*** Begin section ***

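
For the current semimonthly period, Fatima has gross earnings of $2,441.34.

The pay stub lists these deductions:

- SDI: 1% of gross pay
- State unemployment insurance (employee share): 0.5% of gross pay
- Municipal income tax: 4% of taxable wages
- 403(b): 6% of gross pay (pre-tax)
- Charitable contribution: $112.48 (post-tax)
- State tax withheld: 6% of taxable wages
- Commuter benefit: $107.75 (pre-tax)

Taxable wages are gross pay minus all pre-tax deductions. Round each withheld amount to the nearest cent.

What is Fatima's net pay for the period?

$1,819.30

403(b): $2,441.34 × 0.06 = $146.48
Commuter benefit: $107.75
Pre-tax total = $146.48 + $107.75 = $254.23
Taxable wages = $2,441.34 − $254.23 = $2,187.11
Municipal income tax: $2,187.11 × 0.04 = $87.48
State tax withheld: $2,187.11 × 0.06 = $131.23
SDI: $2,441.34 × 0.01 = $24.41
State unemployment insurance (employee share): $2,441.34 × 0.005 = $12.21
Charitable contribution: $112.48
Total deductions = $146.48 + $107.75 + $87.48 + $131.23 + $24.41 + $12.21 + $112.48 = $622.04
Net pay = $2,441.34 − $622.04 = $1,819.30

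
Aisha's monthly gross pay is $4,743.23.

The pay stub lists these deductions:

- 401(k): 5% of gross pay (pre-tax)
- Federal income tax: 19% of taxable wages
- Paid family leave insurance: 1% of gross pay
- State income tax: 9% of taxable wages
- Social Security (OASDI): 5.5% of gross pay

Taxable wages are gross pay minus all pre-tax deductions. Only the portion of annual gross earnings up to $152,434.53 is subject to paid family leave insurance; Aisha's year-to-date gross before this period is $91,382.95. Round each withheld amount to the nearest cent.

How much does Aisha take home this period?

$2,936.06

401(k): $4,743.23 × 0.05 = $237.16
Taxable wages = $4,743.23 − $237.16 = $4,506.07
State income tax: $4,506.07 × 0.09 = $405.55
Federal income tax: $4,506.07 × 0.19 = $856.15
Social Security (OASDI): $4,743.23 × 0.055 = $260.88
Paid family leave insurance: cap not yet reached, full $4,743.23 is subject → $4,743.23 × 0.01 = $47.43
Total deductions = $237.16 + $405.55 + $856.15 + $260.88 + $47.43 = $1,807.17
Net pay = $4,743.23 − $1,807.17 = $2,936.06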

*** End section ***
*** Begin section ***

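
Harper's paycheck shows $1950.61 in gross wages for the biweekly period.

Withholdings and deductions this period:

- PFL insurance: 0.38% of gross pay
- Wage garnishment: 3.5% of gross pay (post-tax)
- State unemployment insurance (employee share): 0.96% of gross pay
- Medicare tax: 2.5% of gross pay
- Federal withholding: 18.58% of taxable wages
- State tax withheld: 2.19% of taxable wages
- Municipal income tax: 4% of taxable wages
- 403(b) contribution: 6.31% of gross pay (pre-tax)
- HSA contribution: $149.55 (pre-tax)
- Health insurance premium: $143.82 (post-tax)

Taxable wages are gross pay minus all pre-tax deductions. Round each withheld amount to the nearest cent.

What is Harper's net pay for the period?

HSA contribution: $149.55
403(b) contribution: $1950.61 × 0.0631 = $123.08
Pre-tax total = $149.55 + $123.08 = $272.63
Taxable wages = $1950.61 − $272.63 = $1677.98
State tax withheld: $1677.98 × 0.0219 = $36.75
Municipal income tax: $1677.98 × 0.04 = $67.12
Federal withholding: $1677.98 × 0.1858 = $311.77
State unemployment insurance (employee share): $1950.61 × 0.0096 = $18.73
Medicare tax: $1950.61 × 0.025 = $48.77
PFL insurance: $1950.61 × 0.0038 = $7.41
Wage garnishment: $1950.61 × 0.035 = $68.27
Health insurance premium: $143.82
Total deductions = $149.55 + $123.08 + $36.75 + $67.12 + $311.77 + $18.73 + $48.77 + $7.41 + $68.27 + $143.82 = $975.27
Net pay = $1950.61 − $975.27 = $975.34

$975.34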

*** End section ***
*** Begin section ***

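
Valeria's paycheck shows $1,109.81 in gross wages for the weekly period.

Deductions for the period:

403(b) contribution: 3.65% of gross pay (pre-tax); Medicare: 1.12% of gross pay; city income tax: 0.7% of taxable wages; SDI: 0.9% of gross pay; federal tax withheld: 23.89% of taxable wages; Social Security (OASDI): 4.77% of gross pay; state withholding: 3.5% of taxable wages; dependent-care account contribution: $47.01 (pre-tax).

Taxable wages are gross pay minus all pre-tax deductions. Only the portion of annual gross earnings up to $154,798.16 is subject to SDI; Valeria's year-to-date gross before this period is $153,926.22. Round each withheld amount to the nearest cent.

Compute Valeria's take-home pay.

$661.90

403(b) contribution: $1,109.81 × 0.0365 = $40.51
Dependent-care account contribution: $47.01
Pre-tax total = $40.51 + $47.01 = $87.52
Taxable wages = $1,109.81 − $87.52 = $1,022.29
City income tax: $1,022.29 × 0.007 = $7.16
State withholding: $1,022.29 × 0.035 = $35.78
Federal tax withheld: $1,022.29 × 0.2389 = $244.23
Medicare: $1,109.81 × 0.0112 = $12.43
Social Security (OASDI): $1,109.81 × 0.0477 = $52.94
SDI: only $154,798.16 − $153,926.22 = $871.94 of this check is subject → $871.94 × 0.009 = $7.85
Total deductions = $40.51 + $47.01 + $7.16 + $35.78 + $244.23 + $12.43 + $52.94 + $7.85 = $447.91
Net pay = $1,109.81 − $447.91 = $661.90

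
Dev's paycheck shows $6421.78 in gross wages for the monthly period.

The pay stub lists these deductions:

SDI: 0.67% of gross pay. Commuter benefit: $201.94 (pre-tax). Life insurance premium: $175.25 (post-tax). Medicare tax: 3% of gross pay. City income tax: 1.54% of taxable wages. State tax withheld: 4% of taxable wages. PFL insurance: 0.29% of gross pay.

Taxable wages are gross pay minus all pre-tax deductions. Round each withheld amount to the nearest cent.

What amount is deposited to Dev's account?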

*** End section ***

• [What is expected]:
In the listing above, find the line holding "SDI: 0.67% of" and the line holding "What amount is deposited to Dev's account?", then output those two lines and every line between them exactly.

• [Response]:
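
SDI: 0.67% of gross pay. Commuter benefit: $201.94 (pre-tax). Life insurance premium: $175.25 (post-tax). Medicare tax: 3% of gross pay. City income tax: 1.54% of taxable wages. State tax withheld: 4% of taxable wages. PFL insurance: 0.29% of gross pay.

Taxable wages are gross pay minus all pre-tax deductions. Round each withheld amount to the nearest cent.

What amount is deposited to Dev's account?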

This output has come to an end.